● INSTRUCTIONS TO FOLLOW: From the line with "A small reciprocating compressor of mass 71.7" through the final line below, restate each line word for word and return nothing else.

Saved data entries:
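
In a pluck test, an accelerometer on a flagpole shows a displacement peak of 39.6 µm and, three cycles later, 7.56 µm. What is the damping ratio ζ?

Logarithmic decrement δ = (1/n)·ln(x₀/x_n) = (1/3)·ln(39.6/7.56) = (1/3)·ln(5.238) = 0.5520.
ζ = δ/√(4π² + δ²) = 0.5520/√(39.48 + 0.305) = 0.5520/6.307 = 0.08751.

0.0875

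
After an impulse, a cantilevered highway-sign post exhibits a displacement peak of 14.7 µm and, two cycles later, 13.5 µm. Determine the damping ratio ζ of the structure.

0.00678

Logarithmic decrement δ = (1/n)·ln(x₀/x_n) = (1/2)·ln(14.7/13.5) = (1/2)·ln(1.089) = 0.04258.
ζ = δ/√(4π² + δ²) = 0.04258/√(39.48 + 0.00181) = 0.04258/6.283 = 0.006776.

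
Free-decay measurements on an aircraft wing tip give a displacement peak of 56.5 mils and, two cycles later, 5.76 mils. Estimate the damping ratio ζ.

0.179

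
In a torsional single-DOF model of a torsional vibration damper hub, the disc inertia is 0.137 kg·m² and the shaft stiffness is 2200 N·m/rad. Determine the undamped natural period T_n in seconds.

0.0496 s

ω_n = √(k_t/J) = √(2200/0.137) = √16060 = 126.7 rad/s.
T_n = 2π/ω_n = 6.283/126.7 = 0.04958 s.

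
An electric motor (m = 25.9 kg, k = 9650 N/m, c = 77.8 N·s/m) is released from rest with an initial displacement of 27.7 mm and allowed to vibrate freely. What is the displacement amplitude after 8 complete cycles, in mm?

ζ = c/(2√(km)) = 77.8/(2√(9650 × 25.9)) = 77.8/999.9 = 0.07781.
Logarithmic decrement δ = 2πζ/√(1 − ζ²) = 2π × 0.07781/√(1 − 0.00605) = 0.4904.
After n cycles, x_n/x₀ = e^(−nδ), so x_8 = 27.7 × e^(−8 × 0.4904) = 27.7 × 0.01978 = 0.5479 mm.

0.548 mm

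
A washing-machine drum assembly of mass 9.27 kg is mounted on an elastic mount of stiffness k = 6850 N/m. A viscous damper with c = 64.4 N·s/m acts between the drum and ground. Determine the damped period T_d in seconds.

0.233 s

ω_n = √(k/m) = √(6850/9.27) = 27.18 rad/s.
Critical damping c_c = 2√(k·m) = 2√(6850 × 9.27) = 504.0 N·s/m, so ζ = c/c_c = 64.4/504.0 = 0.1278.
ω_d = ω_n√(1 − ζ²) = 27.18 × √(1 − 0.0163) = 26.96 rad/s.
T_d = 2π/ω_d = 0.2331 s.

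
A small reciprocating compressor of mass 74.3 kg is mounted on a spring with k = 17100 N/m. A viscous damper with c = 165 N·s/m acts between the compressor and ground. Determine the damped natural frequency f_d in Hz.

2.41 Hz

ω_n = √(k/m) = √(17100/74.3) = 15.17 rad/s.
Critical damping c_c = 2√(k·m) = 2√(17100 × 74.3) = 2254 N·s/m, so ζ = c/c_c = 165/2254 = 0.07319.
ω_d = ω_n√(1 − ζ²) = 15.17 × √(1 − 0.00536) = 15.13 rad/s.
f_d = ω_d/(2π) = 2.408 Hz.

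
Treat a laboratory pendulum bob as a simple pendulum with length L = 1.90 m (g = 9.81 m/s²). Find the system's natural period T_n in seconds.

2.77 s

For a simple pendulum ω_n = √(g/L) = √(9.81/1.90) = √5.163 = 2.272 rad/s.
T_n = 2π/ω_n = 6.283/2.272 = 2.765 s.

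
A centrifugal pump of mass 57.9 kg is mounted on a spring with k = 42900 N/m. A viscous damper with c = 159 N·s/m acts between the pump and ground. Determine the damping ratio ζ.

ω_n = √(k/m) = √(42900/57.9) = 27.22 rad/s.
Critical damping c_c = 2√(k·m) = 2√(42900 × 57.9) = 3152 N·s/m, so ζ = c/c_c = 159/3152 = 0.05044.

0.0504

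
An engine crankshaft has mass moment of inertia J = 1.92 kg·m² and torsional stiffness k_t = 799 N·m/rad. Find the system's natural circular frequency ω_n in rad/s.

ω_n = √(k_t/J) = √(799/1.92) = √416.1 = 20.40 rad/s.

20.4 rad/s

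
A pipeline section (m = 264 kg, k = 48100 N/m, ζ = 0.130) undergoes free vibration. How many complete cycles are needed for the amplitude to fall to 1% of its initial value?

6 cycles

Logarithmic decrement δ = 2πζ/√(1 − ζ²) = 2π × 0.1300/√(1 − 0.0169) = 0.8238.
x_n/x₀ = e^(−nδ) ≤ 0.01; take ln: n ≥ ln(1/0.01)/δ = 4.605/0.8238 = 5.590.
So 6 complete cycles are required.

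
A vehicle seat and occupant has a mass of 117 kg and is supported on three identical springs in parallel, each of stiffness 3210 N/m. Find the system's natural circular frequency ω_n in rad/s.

9.07 rad/s

Parallel springs add: k_eq = 3 × 3210 = 9630 N/m.
ω_n = √(k_eq/m) = √(9630/117) = √82.31 = 9.072 rad/s.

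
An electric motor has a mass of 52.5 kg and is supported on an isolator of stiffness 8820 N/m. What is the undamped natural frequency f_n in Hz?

ω_n = √(k/m) = √(8820/52.5) = √168.0 = 12.96 rad/s.
f_n = ω_n/(2π) = 12.96/6.283 = 2.063 Hz.

2.06 Hz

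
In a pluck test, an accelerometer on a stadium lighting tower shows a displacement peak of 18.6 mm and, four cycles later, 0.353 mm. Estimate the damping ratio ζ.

0.156

Logarithmic decrement δ = (1/n)·ln(x₀/x_n) = (1/4)·ln(18.6/0.353) = (1/4)·ln(52.69) = 0.9911.
ζ = δ/√(4π² + δ²) = 0.9911/√(39.48 + 0.982) = 0.9911/6.361 = 0.1558.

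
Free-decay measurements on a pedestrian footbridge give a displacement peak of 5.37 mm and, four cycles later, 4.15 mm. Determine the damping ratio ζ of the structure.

0.0103

Logarithmic decrement δ = (1/n)·ln(x₀/x_n) = (1/4)·ln(5.37/4.15) = (1/4)·ln(1.294) = 0.06443.
ζ = δ/√(4π² + δ²) = 0.06443/√(39.48 + 0.00415) = 0.06443/6.284 = 0.01025.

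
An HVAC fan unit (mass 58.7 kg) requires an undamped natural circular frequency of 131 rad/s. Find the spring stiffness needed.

1010000 N/m

k = m·ω_n² = 58.7 × 131.0² = 58.7 × 17160 = 1007000 N/m.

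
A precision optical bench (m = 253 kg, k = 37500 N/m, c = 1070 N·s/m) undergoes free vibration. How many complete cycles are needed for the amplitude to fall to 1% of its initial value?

5 cycles

ζ = c/(2√(km)) = 1070/(2√(37500 × 253)) = 1070/6160 = 0.1737.
Logarithmic decrement δ = 2πζ/√(1 − ζ²) = 2π × 0.1737/√(1 − 0.0302) = 1.108.
x_n/x₀ = e^(−nδ) ≤ 0.01; take ln: n ≥ ln(1/0.01)/δ = 4.605/1.108 = 4.156.
So 5 complete cycles are required.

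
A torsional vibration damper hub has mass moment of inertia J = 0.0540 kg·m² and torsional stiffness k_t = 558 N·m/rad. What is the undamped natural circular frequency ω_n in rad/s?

102 rad/s

ω_n = √(k_t/J) = √(558/0.0540) = √10330 = 101.7 rad/s.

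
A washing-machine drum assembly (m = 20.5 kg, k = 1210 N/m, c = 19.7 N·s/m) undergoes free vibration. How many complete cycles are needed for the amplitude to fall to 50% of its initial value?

2 cycles

ζ = c/(2√(km)) = 19.7/(2√(1210 × 20.5)) = 19.7/315.0 = 0.06254.
Logarithmic decrement δ = 2πζ/√(1 − ζ²) = 2π × 0.06254/√(1 − 0.00391) = 0.3937.
x_n/x₀ = e^(−nδ) ≤ 0.5; take ln: n ≥ ln(1/0.5)/δ = 0.6931/0.3937 = 1.760.
So 2 complete cycles are required.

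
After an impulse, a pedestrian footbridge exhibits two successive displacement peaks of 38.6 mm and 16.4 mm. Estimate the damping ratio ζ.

Logarithmic decrement δ = (1/n)·ln(x₀/x_n) = (1/1)·ln(38.6/16.4) = (1/1)·ln(2.354) = 0.8560.
ζ = δ/√(4π² + δ²) = 0.8560/√(39.48 + 0.733) = 0.8560/6.341 = 0.1350.

0.135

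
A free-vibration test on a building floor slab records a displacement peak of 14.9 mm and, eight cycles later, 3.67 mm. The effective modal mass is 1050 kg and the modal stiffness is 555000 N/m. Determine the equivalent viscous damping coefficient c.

Logarithmic decrement δ = (1/n)·ln(x₀/x_n) = (1/8)·ln(14.9/3.67) = (1/8)·ln(4.060) = 0.1751.
ζ = δ/√(4π² + δ²) = 0.1751/√(39.48 + 0.0307) = 0.1751/6.286 = 0.02786.
c = ζ · 2√(km) = 0.02786 × 2√(555000 × 1050) = 0.02786 × 48280 = 1345 N·s/m.

1350 N·s/m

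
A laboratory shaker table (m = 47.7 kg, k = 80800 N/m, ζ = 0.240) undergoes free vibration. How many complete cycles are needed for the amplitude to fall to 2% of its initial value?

3 cycles

Logarithmic decrement δ = 2πζ/√(1 − ζ²) = 2π × 0.2400/√(1 − 0.0576) = 1.553.
x_n/x₀ = e^(−nδ) ≤ 0.02; take ln: n ≥ ln(1/0.02)/δ = 3.912/1.553 = 2.518.
So 3 complete cycles are required.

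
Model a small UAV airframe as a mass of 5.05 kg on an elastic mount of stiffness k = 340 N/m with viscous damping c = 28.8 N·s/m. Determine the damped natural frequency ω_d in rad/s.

ω_n = √(k/m) = √(340.0/5.05) = 8.205 rad/s.
Critical damping c_c = 2√(k·m) = 2√(340.0 × 5.05) = 82.87 N·s/m, so ζ = c/c_c = 28.8/82.87 = 0.3475.
ω_d = ω_n√(1 − ζ²) = 8.205 × √(1 − 0.121) = 7.694 rad/s.

7.69 rad/s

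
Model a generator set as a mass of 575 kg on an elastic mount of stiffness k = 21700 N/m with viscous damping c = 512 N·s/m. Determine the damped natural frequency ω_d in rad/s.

6.13 rad/s

ω_n = √(k/m) = √(21700/575) = 6.143 rad/s.
Critical damping c_c = 2√(k·m) = 2√(21700 × 575) = 7065 N·s/m, so ζ = c/c_c = 512/7065 = 0.07247.
ω_d = ω_n√(1 − ζ²) = 6.143 × √(1 − 0.00525) = 6.127 rad/s.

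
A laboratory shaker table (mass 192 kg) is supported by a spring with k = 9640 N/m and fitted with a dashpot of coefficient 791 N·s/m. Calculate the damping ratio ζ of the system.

ω_n = √(k/m) = √(9640/192) = 7.086 rad/s.
Critical damping c_c = 2√(k·m) = 2√(9640 × 192) = 2721 N·s/m, so ζ = c/c_c = 791/2721 = 0.2907.

0.291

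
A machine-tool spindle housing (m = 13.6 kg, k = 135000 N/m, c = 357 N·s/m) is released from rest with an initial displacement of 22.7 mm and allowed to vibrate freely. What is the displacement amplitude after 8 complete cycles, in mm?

ζ = c/(2√(km)) = 357/(2√(135000 × 13.6)) = 357/2710 = 0.1317.
Logarithmic decrement δ = 2πζ/√(1 − ζ²) = 2π × 0.1317/√(1 − 0.0174) = 0.8350.
After n cycles, x_n/x₀ = e^(−nδ), so x_8 = 22.7 × e^(−8 × 0.8350) = 22.7 × 0.001256 = 0.02851 mm.

0.0285 mm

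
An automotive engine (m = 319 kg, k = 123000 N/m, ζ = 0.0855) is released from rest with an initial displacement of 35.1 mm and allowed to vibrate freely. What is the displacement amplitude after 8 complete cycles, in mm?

0.470 mm

Logarithmic decrement δ = 2πζ/√(1 − ζ²) = 2π × 0.08550/√(1 − 0.00731) = 0.5392.
After n cycles, x_n/x₀ = e^(−nδ), so x_8 = 35.1 × e^(−8 × 0.5392) = 35.1 × 0.01339 = 0.4699 mm.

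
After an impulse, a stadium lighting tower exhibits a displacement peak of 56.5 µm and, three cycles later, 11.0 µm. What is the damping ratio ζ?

Logarithmic decrement δ = (1/n)·ln(x₀/x_n) = (1/3)·ln(56.5/11.0) = (1/3)·ln(5.136) = 0.5454.
ζ = δ/√(4π² + δ²) = 0.5454/√(39.48 + 0.298) = 0.5454/6.307 = 0.08649.

0.0865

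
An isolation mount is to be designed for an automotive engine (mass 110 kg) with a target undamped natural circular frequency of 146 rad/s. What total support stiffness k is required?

2340000 N/m

k = m·ω_n² = 110 × 146.0² = 110 × 21320 = 2345000 N/m.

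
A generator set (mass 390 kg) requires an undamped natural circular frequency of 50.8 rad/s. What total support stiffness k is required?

1010000 N/m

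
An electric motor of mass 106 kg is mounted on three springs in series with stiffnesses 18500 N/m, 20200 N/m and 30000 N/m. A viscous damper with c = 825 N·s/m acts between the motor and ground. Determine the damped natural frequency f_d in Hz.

1.17 Hz

Series springs: 1/k_eq = 1/18500 + 1/20200 + 1/30000 = 0.0001369, so k_eq = 7305 N/m.
ω_n = √(k_eq/m) = √(7305/106) = 8.302 rad/s.
Critical damping c_c = 2√(k_eq·m) = 2√(7305 × 106) = 1760 N·s/m, so ζ = c/c_c = 825/1760 = 0.4688.
ω_d = ω_n√(1 − ζ²) = 8.302 × √(1 − 0.220) = 7.333 rad/s.
f_d = ω_d/(2π) = 1.167 Hz.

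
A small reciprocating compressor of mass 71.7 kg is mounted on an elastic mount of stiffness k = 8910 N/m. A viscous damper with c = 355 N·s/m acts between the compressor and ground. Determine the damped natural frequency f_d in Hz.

ω_n = √(k/m) = √(8910/71.7) = 11.15 rad/s.
Critical damping c_c = 2√(k·m) = 2√(8910 × 71.7) = 1599 N·s/m, so ζ = c/c_c = 355/1599 = 0.2221.
ω_d = ω_n√(1 − ζ²) = 11.15 × √(1 − 0.0493) = 10.87 rad/s.
f_d = ω_d/(2π) = 1.730 Hz.

1.73 Hz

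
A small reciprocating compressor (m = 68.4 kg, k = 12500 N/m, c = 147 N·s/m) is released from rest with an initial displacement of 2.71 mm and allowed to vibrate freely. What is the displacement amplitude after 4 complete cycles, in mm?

0.365 mm

ζ = c/(2√(km)) = 147/(2√(12500 × 68.4)) = 147/1849 = 0.07949.
Logarithmic decrement δ = 2πζ/√(1 − ζ²) = 2π × 0.07949/√(1 − 0.00632) = 0.5010.
After n cycles, x_n/x₀ = e^(−nδ), so x_4 = 2.71 × e^(−4 × 0.5010) = 2.71 × 0.1348 = 0.3653 mm.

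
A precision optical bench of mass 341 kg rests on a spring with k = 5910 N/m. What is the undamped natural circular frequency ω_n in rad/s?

ω_n = √(k/m) = √(5910/341) = √17.33 = 4.163 rad/s.

4.16 rad/s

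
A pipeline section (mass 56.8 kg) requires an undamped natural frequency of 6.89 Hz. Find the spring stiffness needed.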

● TASK RESPONSE:
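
A small reciprocating compressor of mass 71.7 kg is mounted on an elastic mount of stiffness k = 8910 N/m. A viscous damper with c = 355 N·s/m acts between the compressor and ground. Determine the damped natural frequency f_d in Hz.

ω_n = √(k/m) = √(8910/71.7) = 11.15 rad/s.
Critical damping c_c = 2√(k·m) = 2√(8910 × 71.7) = 1599 N·s/m, so ζ = c/c_c = 355/1599 = 0.2221.
ω_d = ω_n√(1 − ζ²) = 11.15 × √(1 − 0.0493) = 10.87 rad/s.
f_d = ω_d/(2π) = 1.730 Hz.

1.73 Hz

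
A small reciprocating compressor (m = 68.4 kg, k = 12500 N/m, c = 147 N·s/m) is released from rest with an initial displacement of 2.71 mm and allowed to vibrate freely. What is the displacement amplitude after 4 complete cycles, in mm?

0.365 mm

ζ = c/(2√(km)) = 147/(2√(12500 × 68.4)) = 147/1849 = 0.07949.
Logarithmic decrement δ = 2πζ/√(1 − ζ²) = 2π × 0.07949/√(1 − 0.00632) = 0.5010.
After n cycles, x_n/x₀ = e^(−nδ), so x_4 = 2.71 × e^(−4 × 0.5010) = 2.71 × 0.1348 = 0.3653 mm.

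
A precision optical bench of mass 341 kg rests on a spring with k = 5910 N/m. What is the undamped natural circular frequency ω_n in rad/s?

ω_n = √(k/m) = √(5910/341) = √17.33 = 4.163 rad/s.

4.16 rad/s

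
A pipeline section (mass 56.8 kg) requires an undamped natural frequency of 6.89 Hz. Find the spring stiffness needed.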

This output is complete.